Source records Block Start

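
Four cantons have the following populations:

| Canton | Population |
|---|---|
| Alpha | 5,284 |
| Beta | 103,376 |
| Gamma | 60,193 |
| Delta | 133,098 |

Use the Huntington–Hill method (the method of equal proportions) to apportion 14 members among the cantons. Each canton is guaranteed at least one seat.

With divisor 23708: modified quotas Alpha 0.223, Beta 4.360, Gamma 2.539, Delta 5.614.
Geometric-mean thresholds: Alpha (min 1), Beta √(4·5)=4.472, Gamma √(2·3)=2.449, Delta √(5·6)=5.477.
Each quota rounded against its threshold gives Alpha 1, Beta 4, Gamma 3, Delta 6 (total 14).

Alpha: 1, Beta: 4, Gamma: 3, Delta: 6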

Source records Block End

(Prompt):
Write out exactly the lines of the entries above that run from the line containing "Delta | 133,098 |" through the last line, including both.

(Output for this exercise):
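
| Delta | 133,098 |

Use the Huntington–Hill method (the method of equal proportions) to apportion 14 members among the cantons. Each canton is guaranteed at least one seat.

With divisor 23708: modified quotas Alpha 0.223, Beta 4.360, Gamma 2.539, Delta 5.614.
Geometric-mean thresholds: Alpha (min 1), Beta √(4·5)=4.472, Gamma √(2·3)=2.449, Delta √(5·6)=5.477.
Each quota rounded against its threshold gives Alpha 1, Beta 4, Gamma 3, Delta 6 (total 14).

Alpha: 1, Beta: 4, Gamma: 3, Delta: 6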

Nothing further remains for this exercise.